(Stored items)

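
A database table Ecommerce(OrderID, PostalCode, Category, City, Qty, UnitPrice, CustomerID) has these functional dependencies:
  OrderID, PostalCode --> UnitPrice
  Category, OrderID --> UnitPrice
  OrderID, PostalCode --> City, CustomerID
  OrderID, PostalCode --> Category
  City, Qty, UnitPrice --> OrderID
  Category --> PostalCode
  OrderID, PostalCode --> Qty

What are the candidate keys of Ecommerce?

{Category, City, Qty, UnitPrice}, {Category, OrderID}, {City, PostalCode, Qty, UnitPrice}, {OrderID, PostalCode}

{Category, OrderID}⁺ = {Category, City, CustomerID, OrderID, PostalCode, Qty, UnitPrice} — all of the relation — so {Category, OrderID} is a candidate key.
{OrderID, PostalCode}⁺ = {Category, City, CustomerID, OrderID, PostalCode, Qty, UnitPrice} — all of the relation — so {OrderID, PostalCode} is a candidate key.
{Category, City, Qty, UnitPrice}⁺ = {Category, City, CustomerID, OrderID, PostalCode, Qty, UnitPrice} — all of the relation — so {Category, City, Qty, UnitPrice} is a candidate key.
{City, PostalCode, Qty, UnitPrice}⁺ = {Category, City, CustomerID, OrderID, PostalCode, Qty, UnitPrice} — all of the relation — so {City, PostalCode, Qty, UnitPrice} is a candidate key.
Any other superkey properly contains one of these, so there are no further candidate keys.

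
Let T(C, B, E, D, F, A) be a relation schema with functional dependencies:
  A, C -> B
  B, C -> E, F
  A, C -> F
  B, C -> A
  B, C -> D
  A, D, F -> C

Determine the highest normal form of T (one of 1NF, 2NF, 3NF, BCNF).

BCNF

Candidate keys: {A, C}, {A, D, F}, {B, C}. Prime attributes: {A, B, C, D, F}.
Each dependency's left side is a superkey — BCNF holds.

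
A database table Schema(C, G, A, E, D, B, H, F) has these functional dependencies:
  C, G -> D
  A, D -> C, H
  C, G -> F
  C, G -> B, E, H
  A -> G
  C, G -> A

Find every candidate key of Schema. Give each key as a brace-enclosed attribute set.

{A, C}, {A, D}, {C, G}

{A, C}⁺ = {A, B, C, D, E, F, G, H}, which is every attribute, so {A, C} is a candidate key.
{A, D}⁺ = {A, B, C, D, E, F, G, H}, which is every attribute, so {A, D} is a candidate key.
{C, G}⁺ = {A, B, C, D, E, F, G, H}, which is every attribute, so {C, G} is a candidate key.
Any other superkey properly contains one of these, so there are no further candidate keys.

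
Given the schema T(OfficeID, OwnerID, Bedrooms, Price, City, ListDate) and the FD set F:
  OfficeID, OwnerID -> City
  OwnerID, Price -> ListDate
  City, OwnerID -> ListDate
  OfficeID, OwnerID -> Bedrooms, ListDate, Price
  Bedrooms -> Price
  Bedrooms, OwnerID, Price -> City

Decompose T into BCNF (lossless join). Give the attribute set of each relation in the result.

{Bedrooms, City, OwnerID}; {Bedrooms, OfficeID, OwnerID}; {Bedrooms, Price}; {ListDate, OwnerID, Price}

Candidate key of the original relation: {OfficeID, OwnerID}.
{Bedrooms, City, ListDate, OfficeID, OwnerID, Price}: {OwnerID, Price} determines {ListDate, OwnerID, Price} here but is not a superkey — split on OwnerID, Price -> ListDate, giving {ListDate, OwnerID, Price} and {Bedrooms, City, OfficeID, OwnerID, Price}.
{ListDate, OwnerID, Price} is in BCNF.
{Bedrooms, City, OfficeID, OwnerID, Price}: {Bedrooms} determines {Bedrooms, Price} here but is not a superkey — split on Bedrooms -> Price, giving {Bedrooms, Price} and {Bedrooms, City, OfficeID, OwnerID}.
{Bedrooms, Price} is in BCNF.
{Bedrooms, City, OfficeID, OwnerID}: {Bedrooms, OwnerID} determines {Bedrooms, City, OwnerID} here but is not a superkey — split on Bedrooms, OwnerID -> City, giving {Bedrooms, City, OwnerID} and {Bedrooms, OfficeID, OwnerID}.
{Bedrooms, City, OwnerID} is in BCNF.
{Bedrooms, OfficeID, OwnerID} is in BCNF.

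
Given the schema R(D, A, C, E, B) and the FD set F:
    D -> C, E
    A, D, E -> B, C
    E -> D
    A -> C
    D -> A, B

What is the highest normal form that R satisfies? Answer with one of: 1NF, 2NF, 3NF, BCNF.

Candidate keys: {D}, {E}. Prime attributes: {D, E}.
A -> C breaks BCNF: {A}⁺ = {A, C}, so {A} is not a superkey.
A -> C determines the non-prime attribute {C} from a non-superkey — 3NF is violated.
All keys have size 1, which rules out partial dependencies — 2NF is satisfied.

2NF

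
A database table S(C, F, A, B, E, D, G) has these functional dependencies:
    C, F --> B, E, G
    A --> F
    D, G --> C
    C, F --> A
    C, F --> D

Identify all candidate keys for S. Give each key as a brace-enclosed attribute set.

{A, C}⁺ = {A, B, C, D, E, F, G}, which is every attribute, so {A, C} is a candidate key.
{C, F}⁺ = {A, B, C, D, E, F, G}, which is every attribute, so {C, F} is a candidate key.
{A, D, G}⁺ = {A, B, C, D, E, F, G}, which is every attribute, so {A, D, G} is a candidate key.
{D, F, G}⁺ = {A, B, C, D, E, F, G}, which is every attribute, so {D, F, G} is a candidate key.
Any other superkey properly contains one of these, so there are no further candidate keys.

{A, C}, {A, D, G}, {C, F}, {D, F, G}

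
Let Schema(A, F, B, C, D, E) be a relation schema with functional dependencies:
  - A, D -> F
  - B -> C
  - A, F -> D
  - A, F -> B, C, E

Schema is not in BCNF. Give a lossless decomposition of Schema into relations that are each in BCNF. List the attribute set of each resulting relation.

Candidate keys of the original relation: {A, D}, {A, F}.
{A, B, C, D, E, F}: {B} determines {B, C} here but is not a superkey — split on B -> C, giving {B, C} and {A, B, D, E, F}.
{B, C}: every determinant is a superkey — BCNF.
{A, B, D, E, F}: every determinant is a superkey — BCNF.

{A, B, D, E, F}; {B, C}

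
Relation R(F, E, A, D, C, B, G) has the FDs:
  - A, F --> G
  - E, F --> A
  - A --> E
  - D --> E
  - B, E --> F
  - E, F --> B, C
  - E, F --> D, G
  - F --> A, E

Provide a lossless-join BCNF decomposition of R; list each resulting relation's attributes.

{A, B, C, D, F, G}; {A, E}

Candidate keys of the original relation: {A, B}, {B, D}, {B, E}, {F}.
{A, B, C, D, E, F, G}: {A} determines {A, E} here but is not a superkey — split on A --> E, giving {A, E} and {A, B, C, D, F, G}.
{A, E}: every determinant is a superkey — BCNF.
{A, B, C, D, F, G}: every determinant is a superkey — BCNF.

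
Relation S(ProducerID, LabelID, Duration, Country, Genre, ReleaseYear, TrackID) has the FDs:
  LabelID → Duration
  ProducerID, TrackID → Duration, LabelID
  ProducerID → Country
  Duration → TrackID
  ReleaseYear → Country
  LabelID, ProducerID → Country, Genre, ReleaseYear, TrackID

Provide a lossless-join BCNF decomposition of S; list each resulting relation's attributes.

{Country, ProducerID}; {Duration, LabelID}; {Duration, TrackID}; {Genre, LabelID, ProducerID, ReleaseYear}

Candidate keys of the original relation: {Duration, ProducerID}, {LabelID, ProducerID}, {ProducerID, TrackID}.
{Country, Duration, Genre, LabelID, ProducerID, ReleaseYear, TrackID}: {LabelID} determines {Duration, LabelID, TrackID} here but is not a superkey — split on LabelID → Duration, TrackID, giving {Duration, LabelID, TrackID} and {Country, Genre, LabelID, ProducerID, ReleaseYear}.
{Duration, LabelID, TrackID}: {Duration} determines {Duration, TrackID} here but is not a superkey — split on Duration → TrackID, giving {Duration, TrackID} and {Duration, LabelID}.
{Duration, TrackID}: every determinant is a superkey — BCNF.
{Duration, LabelID}: every determinant is a superkey — BCNF.
{Country, Genre, LabelID, ProducerID, ReleaseYear}: {ProducerID} determines {Country, ProducerID} here but is not a superkey — split on ProducerID → Country, giving {Country, ProducerID} and {Genre, LabelID, ProducerID, ReleaseYear}.
{Country, ProducerID}: every determinant is a superkey — BCNF.
{Genre, LabelID, ProducerID, ReleaseYear}: every determinant is a superkey — BCNF.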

- Required action: From the records above, pull out every line containing the word "functional".

- Response area:
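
A database table Ecommerce(OrderID, PostalCode, Category, City, Qty, UnitPrice, CustomerID) has these functional dependencies:
Let T(C, B, E, D, F, A) be a relation schema with functional dependencies:
A database table Schema(C, G, A, E, D, B, H, F) has these functional dependencies:
A database table S(C, F, A, B, E, D, G) has these functional dependencies:
Let Schema(A, F, B, C, D, E) be a relation schema with functional dependencies: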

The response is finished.